● DATA SECTION:
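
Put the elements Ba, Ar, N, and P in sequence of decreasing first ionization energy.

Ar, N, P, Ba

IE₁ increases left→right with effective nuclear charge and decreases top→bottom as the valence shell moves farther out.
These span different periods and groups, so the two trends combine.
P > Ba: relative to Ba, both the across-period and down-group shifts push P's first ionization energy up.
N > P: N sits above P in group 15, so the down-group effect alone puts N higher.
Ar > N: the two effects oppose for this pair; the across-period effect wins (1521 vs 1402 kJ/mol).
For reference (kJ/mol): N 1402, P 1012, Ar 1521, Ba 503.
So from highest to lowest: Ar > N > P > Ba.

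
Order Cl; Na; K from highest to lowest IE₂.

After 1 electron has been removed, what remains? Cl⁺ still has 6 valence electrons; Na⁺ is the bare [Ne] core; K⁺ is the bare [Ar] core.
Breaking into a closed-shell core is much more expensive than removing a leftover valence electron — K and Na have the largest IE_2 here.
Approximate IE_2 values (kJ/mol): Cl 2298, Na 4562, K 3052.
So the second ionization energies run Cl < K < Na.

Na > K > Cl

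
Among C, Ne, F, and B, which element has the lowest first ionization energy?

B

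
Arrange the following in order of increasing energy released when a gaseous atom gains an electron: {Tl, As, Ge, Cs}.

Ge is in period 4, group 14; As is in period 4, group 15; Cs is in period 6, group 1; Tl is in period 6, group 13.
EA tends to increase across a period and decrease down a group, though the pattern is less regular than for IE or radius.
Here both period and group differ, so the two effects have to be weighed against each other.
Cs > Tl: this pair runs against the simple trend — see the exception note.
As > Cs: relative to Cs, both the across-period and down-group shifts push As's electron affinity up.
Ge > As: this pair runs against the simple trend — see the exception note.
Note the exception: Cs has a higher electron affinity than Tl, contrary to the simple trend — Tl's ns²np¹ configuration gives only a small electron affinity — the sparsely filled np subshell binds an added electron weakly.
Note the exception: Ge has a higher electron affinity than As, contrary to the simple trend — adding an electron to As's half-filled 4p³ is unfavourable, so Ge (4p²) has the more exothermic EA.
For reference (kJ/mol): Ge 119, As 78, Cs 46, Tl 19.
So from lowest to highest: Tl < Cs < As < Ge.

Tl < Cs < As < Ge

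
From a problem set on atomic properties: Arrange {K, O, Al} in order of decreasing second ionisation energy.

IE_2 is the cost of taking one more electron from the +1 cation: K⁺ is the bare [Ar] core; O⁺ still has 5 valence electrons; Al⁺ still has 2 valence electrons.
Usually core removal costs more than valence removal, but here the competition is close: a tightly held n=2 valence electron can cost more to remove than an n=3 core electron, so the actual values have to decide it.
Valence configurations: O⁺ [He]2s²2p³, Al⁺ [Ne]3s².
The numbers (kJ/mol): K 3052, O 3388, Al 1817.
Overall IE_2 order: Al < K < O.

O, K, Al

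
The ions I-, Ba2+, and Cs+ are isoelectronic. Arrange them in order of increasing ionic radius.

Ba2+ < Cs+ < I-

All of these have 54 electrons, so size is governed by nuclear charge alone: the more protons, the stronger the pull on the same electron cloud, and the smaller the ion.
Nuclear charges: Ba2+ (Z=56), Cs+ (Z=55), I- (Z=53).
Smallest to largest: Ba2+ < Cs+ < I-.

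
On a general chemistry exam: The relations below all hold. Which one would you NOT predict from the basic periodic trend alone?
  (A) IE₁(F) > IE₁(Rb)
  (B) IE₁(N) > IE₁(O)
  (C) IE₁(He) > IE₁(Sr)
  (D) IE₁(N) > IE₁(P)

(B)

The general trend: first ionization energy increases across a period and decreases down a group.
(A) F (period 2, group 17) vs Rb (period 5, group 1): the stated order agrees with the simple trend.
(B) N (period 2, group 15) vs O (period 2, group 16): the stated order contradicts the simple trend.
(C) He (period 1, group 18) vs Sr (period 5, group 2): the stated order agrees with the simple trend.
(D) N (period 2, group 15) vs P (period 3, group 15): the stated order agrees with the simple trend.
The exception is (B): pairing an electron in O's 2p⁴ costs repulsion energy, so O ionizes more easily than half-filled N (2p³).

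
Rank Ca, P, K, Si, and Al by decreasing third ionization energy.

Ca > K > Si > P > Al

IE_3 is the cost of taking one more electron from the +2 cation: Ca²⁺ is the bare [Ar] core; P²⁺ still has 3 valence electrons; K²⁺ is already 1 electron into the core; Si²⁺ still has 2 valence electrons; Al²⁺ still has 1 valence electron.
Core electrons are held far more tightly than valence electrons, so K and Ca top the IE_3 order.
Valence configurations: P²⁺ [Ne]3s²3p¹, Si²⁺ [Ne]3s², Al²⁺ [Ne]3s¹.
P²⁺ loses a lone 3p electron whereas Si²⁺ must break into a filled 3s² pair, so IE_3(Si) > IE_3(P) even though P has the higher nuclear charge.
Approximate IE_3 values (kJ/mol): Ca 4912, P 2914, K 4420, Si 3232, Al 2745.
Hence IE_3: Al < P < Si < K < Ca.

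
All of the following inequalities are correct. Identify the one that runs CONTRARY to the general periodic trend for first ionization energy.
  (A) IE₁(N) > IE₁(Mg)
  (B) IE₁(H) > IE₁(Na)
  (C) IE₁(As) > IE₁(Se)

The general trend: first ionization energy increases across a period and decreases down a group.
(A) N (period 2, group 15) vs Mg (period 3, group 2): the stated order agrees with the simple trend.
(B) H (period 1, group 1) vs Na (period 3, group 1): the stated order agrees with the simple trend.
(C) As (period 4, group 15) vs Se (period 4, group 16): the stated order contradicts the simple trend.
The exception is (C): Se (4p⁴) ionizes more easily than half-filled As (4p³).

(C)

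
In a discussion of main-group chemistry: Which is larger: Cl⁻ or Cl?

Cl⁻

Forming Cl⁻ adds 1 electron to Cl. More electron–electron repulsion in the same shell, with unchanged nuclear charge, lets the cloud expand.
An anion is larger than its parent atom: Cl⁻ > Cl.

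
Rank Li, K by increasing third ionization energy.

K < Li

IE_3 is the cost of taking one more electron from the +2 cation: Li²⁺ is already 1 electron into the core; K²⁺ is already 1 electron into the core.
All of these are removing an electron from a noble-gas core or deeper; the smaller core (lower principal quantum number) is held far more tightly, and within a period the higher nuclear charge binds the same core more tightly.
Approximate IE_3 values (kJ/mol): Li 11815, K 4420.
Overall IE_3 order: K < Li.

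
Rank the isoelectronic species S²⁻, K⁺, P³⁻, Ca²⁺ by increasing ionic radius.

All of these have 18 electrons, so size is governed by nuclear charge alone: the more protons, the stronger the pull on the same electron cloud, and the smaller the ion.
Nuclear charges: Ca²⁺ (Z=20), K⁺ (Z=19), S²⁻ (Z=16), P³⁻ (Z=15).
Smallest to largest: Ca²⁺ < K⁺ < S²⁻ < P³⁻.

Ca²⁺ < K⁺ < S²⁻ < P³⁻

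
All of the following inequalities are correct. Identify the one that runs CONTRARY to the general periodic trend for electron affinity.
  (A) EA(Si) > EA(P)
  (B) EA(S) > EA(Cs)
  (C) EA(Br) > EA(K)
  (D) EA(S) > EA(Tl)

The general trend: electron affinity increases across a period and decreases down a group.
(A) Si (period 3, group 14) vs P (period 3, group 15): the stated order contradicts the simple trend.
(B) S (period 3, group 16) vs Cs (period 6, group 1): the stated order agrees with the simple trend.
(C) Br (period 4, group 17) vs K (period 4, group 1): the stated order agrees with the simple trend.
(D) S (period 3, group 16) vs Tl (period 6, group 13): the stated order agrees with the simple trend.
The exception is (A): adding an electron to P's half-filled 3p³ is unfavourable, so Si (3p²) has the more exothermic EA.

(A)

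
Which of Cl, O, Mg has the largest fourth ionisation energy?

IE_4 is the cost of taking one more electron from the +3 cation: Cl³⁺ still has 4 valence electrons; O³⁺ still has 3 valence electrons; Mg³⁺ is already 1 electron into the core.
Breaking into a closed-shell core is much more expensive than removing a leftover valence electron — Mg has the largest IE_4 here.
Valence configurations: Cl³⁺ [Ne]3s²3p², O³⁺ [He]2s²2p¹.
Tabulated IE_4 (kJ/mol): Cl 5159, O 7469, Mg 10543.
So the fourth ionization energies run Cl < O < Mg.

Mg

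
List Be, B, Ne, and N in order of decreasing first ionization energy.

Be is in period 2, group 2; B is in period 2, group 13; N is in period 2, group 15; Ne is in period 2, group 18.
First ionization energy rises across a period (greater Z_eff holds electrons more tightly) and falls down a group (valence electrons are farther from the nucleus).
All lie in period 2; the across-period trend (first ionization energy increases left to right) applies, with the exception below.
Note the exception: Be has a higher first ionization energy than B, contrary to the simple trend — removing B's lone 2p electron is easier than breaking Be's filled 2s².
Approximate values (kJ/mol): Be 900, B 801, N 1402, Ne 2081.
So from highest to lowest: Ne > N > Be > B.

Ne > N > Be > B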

● PROBLEM: Each line that holds the string "correct" is to be copied from the entries above.

● TASK SOLUTION:
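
All of the following inequalities are correct. Identify the one that runs CONTRARY to the general periodic trend for first ionization energy.
All of the following inequalities are correct. Identify the one that runs CONTRARY to the general periodic trend for electron affinity.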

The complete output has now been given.